*** Block opens ***

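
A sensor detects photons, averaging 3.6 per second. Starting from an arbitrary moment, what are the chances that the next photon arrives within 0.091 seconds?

Inter-arrival times are exponential with rate λ = 3.6 per second.
P(T ≤ 0.091) = 1 − e^(−λt) = 1 − e^(−3.6 × 0.091) = 1 − e^(−0.3276) ≈ 0.2793.

0.2793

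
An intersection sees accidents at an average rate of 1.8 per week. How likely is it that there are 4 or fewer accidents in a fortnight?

Over the interval, μ = 1.8 × 2 = 3.6 (a fortnight = 2 weeks).
P(N ≤ 4) = Σ_{j=0}^{4} e^(−μ) μ^j/j! ≈ 0.7064.

0.7064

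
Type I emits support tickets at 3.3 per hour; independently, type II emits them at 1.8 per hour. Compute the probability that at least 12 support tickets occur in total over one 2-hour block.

Independent Poisson processes superpose: combined rate λ = 3.3 + 1.8 = 5.1 per hour.
Over the interval, μ = 5.1 × 2 = 10.2 (a 2-hour block = 2 hours).
P(N ≥ 12) = 1 − P(N ≤ 11) ≈ 0.3262.

0.3262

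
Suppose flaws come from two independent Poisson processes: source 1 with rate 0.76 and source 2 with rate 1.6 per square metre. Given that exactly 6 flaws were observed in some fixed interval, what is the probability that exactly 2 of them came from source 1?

Given the total, each event is independently from source 1 with probability p = λ_1/(λ_1+λ_2) = 0.76/2.36 ≈ 0.3220.
So K ~ Binomial(6, 0.76/2.36): P(K = 2) = C(6,2) · (0.76/2.36)^2 · (1.6/2.36)^4 ≈ 0.3286.

0.3286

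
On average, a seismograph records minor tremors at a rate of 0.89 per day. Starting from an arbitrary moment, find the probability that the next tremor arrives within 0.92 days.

0.5590

Inter-arrival times are exponential with rate λ = 0.89 per day.
P(T ≤ 0.92) = 1 − e^(−λt) = 1 − e^(−0.89 × 0.92) = 1 − e^(−0.8188) ≈ 0.5590.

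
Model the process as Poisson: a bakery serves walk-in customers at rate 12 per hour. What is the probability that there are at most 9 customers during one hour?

0.2424

With mean μ = 12 per hour,
P(N ≤ 9) = Σ_{j=0}^{9} e^(−μ) μ^j/j! ≈ 0.2424.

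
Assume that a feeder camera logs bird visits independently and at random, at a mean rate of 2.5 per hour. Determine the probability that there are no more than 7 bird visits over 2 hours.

Over the interval, μ = 2.5 × 2 = 5 (2 hours).
P(N ≤ 7) = Σ_{j=0}^{7} e^(−μ) μ^j/j! ≈ 0.8666.

0.8666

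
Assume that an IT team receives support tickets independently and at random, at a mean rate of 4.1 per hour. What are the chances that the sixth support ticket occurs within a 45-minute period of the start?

Over the interval, μ = 4.1 × 0.75 = 3.075 (a 45-minute period = 0.75 hours).
The sixth arrival falls in the interval iff at least 6 events occur there: P(S_6 ≤ t) = P(N ≥ 6) = 1 − P(N ≤ 5) ≈ 0.0917.

0.0917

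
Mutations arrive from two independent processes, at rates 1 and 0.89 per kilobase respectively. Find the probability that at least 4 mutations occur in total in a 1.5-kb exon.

Independent Poisson processes superpose: combined rate λ = 1 + 0.89 = 1.89 per kilobase.
Over the interval, μ = 1.89 × 1.5 = 2.835 (a 1.5-kb exon = 1.5 kilobases).
P(N ≥ 4) = 1 − P(N ≤ 3) ≈ 0.3159.

0.3159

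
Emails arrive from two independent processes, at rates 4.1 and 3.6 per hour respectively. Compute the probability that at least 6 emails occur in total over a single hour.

Independent Poisson processes superpose: combined rate λ = 4.1 + 3.6 = 7.7 per hour.
So μ = 7.7.
P(N ≥ 6) = 1 − P(N ≤ 5) ≈ 0.7797.

0.7797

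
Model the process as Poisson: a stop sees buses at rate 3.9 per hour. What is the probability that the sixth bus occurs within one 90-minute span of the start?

0.5299

Over the interval, μ = 3.9 × 1.5 = 5.85 (a 90-minute span = 1.5 hours).
The sixth arrival falls in the interval iff at least 6 events occur there: P(S_6 ≤ t) = P(N ≥ 6) = 1 − P(N ≤ 5) ≈ 0.5299.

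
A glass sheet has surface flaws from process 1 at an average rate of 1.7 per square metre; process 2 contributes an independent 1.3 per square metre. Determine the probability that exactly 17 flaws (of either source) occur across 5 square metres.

Independent Poisson processes superpose: combined rate λ = 1.7 + 1.3 = 3 per square metre.
Over the interval, μ = 3 × 5 = 15 (5 square metres).
P(N = 17) = e^(−15) · 15^17/17! ≈ 0.0847.

0.0847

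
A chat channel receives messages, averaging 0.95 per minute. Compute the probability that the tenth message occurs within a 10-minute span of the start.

Over the interval, μ = 0.95 × 10 = 9.5 (a 10-minute span = 10 minutes).
The tenth arrival falls in the interval iff at least 10 events occur there: P(S_10 ≤ t) = P(N ≥ 10) = 1 − P(N ≤ 9) ≈ 0.4782.

0.4782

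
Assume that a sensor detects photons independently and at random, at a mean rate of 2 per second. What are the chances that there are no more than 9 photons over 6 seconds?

0.2424

Over the interval, μ = 2 × 6 = 12 (6 seconds).
P(N ≤ 9) = Σ_{j=0}^{9} e^(−μ) μ^j/j! ≈ 0.2424.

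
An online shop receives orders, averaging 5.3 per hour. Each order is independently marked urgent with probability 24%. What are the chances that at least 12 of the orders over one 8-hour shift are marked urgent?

0.3234

Thinning: the orders that are marked urgent themselves form a Poisson process with rate 0.24 × 5.3 = 1.272 per hour.
Over the interval, μ = 1.272 × 8 = 10.176 (an 8-hour shift = 8 hours).
P(N ≥ 12) = 1 − P(N ≤ 11) ≈ 0.3234.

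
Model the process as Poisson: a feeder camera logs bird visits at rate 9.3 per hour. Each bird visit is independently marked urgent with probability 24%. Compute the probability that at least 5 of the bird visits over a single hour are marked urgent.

Thinning: the bird visits that are marked urgent themselves form a Poisson process with rate 0.24 × 9.3 = 2.232 per hour.
So μ = 2.232.
P(N ≥ 5) = 1 − P(N ≤ 4) ≈ 0.0760.

0.0760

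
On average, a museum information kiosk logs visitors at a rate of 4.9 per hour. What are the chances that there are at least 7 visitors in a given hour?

With mean μ = 4.9 per hour,
P(N ≥ 7) = 1 − P(N ≤ 6) = 1 − Σ_{j=0}^{6} e^(−μ) μ^j/j! ≈ 0.2233.

0.2233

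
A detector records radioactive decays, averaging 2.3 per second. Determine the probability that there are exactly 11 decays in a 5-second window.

0.1181

Over the interval, μ = 2.3 × 5 = 11.5 (a 5-second window = 5 seconds).
P(N = 11) = e^(−μ) μ^11/11! = e^(−11.5) · 11.5^11/39916800 ≈ 0.1181.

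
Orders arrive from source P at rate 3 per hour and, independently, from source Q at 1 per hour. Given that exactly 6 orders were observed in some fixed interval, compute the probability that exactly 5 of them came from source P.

Given the total, each event is independently from source P with probability p = λ_P/(λ_P+λ_Q) = 3/4 = 0.7500.
So K ~ Binomial(6, 3/4): P(K = 5) = C(6,5) · (3/4)^5 · (1/4)^1 ≈ 0.3560.

0.3560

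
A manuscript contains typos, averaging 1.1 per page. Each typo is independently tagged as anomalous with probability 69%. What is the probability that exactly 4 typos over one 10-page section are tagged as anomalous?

Thinning: the typos that are tagged as anomalous themselves form a Poisson process with rate 0.69 × 1.1 = 0.759 per page.
Over the interval, μ = 0.759 × 10 = 7.59 (a 10-page section = 10 pages).
P(N = 4) = e^(−7.59) · 7.59^4/4! ≈ 0.0699.

0.0699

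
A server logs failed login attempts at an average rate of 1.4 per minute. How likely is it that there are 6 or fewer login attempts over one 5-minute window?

Over the interval, μ = 1.4 × 5 = 7 (a 5-minute window = 5 minutes).
P(N ≤ 6) = Σ_{j=0}^{6} e^(−μ) μ^j/j! ≈ 0.4497.

0.4497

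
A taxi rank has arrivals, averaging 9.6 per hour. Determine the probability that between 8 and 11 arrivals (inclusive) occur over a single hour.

0.4828

With mean μ = 9.6 per hour,
P(8 ≤ N ≤ 11) = Σ_{j=8}^{11} e^(−9.6) · 9.6^j/j! ≈ 0.4828.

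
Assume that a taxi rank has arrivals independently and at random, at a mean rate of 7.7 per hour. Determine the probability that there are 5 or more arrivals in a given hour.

With mean μ = 7.7 per hour,
P(N ≥ 5) = 1 − P(N ≤ 4) = 1 − Σ_{j=0}^{4} e^(−μ) μ^j/j! ≈ 0.8819.

0.8819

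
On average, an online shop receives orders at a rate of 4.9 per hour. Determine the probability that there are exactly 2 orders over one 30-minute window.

Over the interval, μ = 4.9 × 0.5 = 2.45 (a 30-minute window = 0.5 hours).
P(N = 2) = e^(−μ) μ^2/2! = e^(−2.45) · 2.45^2/2 ≈ 0.2590.

0.2590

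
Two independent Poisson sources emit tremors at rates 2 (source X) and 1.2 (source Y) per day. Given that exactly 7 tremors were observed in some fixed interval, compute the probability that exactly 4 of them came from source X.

0.2816

Given the total, each event is independently from source X with probability p = λ_X/(λ_X+λ_Y) = 2/3.2 = 0.6250.
So K ~ Binomial(7, 2/3.2): P(K = 4) = C(7,4) · (2/3.2)^4 · (1.2/3.2)^3 ≈ 0.2816.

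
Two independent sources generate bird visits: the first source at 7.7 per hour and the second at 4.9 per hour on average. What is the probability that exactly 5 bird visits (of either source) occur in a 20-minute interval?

Independent Poisson processes superpose: combined rate λ = 7.7 + 4.9 = 12.6 per hour.
Over the interval, μ = 12.6 × 1/3 = 4.2 (a 20-minute interval = 1/3 hours).
P(N = 5) = e^(−4.2) · 4.2^5/5! ≈ 0.1633.

0.1633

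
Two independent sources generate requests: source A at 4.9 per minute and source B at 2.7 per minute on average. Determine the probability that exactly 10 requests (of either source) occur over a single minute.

Independent Poisson processes superpose: combined rate λ = 4.9 + 2.7 = 7.6 per minute.
So μ = 7.6.
P(N = 10) = e^(−7.6) · 7.6^10/10! ≈ 0.0887.

0.0887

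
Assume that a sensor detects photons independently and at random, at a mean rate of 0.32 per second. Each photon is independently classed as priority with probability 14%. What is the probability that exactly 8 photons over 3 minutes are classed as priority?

0.1396

Thinning: the photons that are classed as priority themselves form a Poisson process with rate 0.14 × 0.32 = 0.0448 per second.
Over the interval, μ = 0.0448 × 180 = 8.064 (3 minutes = 180 seconds).
P(N = 8) = e^(−8.064) · 8.064^8/8! ≈ 0.1396.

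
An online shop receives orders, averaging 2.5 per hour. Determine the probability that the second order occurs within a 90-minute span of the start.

Over the interval, μ = 2.5 × 1.5 = 3.75 (a 90-minute span = 1.5 hours).
The second arrival falls in the interval iff at least 2 events occur there: P(S_2 ≤ t) = P(N ≥ 2) = 1 − P(N ≤ 1) ≈ 0.8883.

0.8883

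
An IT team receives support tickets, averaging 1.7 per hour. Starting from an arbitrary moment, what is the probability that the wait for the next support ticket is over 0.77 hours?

0.2701

The wait for the next event is exponential with rate λ = 1.7 per hour.
P(T > 0.77) = e^(−λt) = e^(−1.7 × 0.77) = e^(−1.309) ≈ 0.2701.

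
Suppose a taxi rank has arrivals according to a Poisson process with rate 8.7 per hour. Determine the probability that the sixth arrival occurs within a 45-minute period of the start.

Over the interval, μ = 8.7 × 0.75 = 6.525 (a 45-minute period = 0.75 hours).
The sixth arrival falls in the interval iff at least 6 events occur there: P(S_6 ≤ t) = P(N ≥ 6) = 1 − P(N ≤ 5) ≈ 0.6346.

0.6346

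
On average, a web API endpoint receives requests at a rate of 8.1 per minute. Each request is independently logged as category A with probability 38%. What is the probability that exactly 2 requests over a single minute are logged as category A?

0.2181

Thinning: the requests that are logged as category A themselves form a Poisson process with rate 0.38 × 8.1 = 3.078 per minute.
So μ = 3.078.
P(N = 2) = e^(−3.078) · 3.078^2/2! ≈ 0.2181.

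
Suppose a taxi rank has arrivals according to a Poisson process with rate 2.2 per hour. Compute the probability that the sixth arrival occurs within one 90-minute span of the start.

Over the interval, μ = 2.2 × 1.5 = 3.3 (a 90-minute span = 1.5 hours).
The sixth arrival falls in the interval iff at least 6 events occur there: P(S_6 ≤ t) = P(N ≥ 6) = 1 − P(N ≤ 5) ≈ 0.1171.

0.1171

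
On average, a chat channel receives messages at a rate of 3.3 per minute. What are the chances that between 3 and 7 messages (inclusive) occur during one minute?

With mean μ = 3.3 per minute,
P(3 ≤ N ≤ 7) = Σ_{j=3}^{7} e^(−3.3) · 3.3^j/j! ≈ 0.6208.

0.6208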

*** Block closes ***

Extract, exactly, the lines above that begin at the line containing "On average, a web" and end at the final line of the records; add no other text.

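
On average, a web API endpoint receives requests at a rate of 8.1 per minute. Each request is independently logged as category A with probability 38%. What is the probability that exactly 2 requests over a single minute are logged as category A?

0.2181

Thinning: the requests that are logged as category A themselves form a Poisson process with rate 0.38 × 8.1 = 3.078 per minute.
So μ = 3.078.
P(N = 2) = e^(−3.078) · 3.078^2/2! ≈ 0.2181.

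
Suppose a taxi rank has arrivals according to a Poisson process with rate 2.2 per hour. Compute the probability that the sixth arrival occurs within one 90-minute span of the start.

Over the interval, μ = 2.2 × 1.5 = 3.3 (a 90-minute span = 1.5 hours).
The sixth arrival falls in the interval iff at least 6 events occur there: P(S_6 ≤ t) = P(N ≥ 6) = 1 − P(N ≤ 5) ≈ 0.1171.

0.1171

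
On average, a chat channel receives messages at a rate of 3.3 per minute. What are the chances that between 3 and 7 messages (inclusive) occur during one minute?

With mean μ = 3.3 per minute,
P(3 ≤ N ≤ 7) = Σ_{j=3}^{7} e^(−3.3) · 3.3^j/j! ≈ 0.6208.

0.6208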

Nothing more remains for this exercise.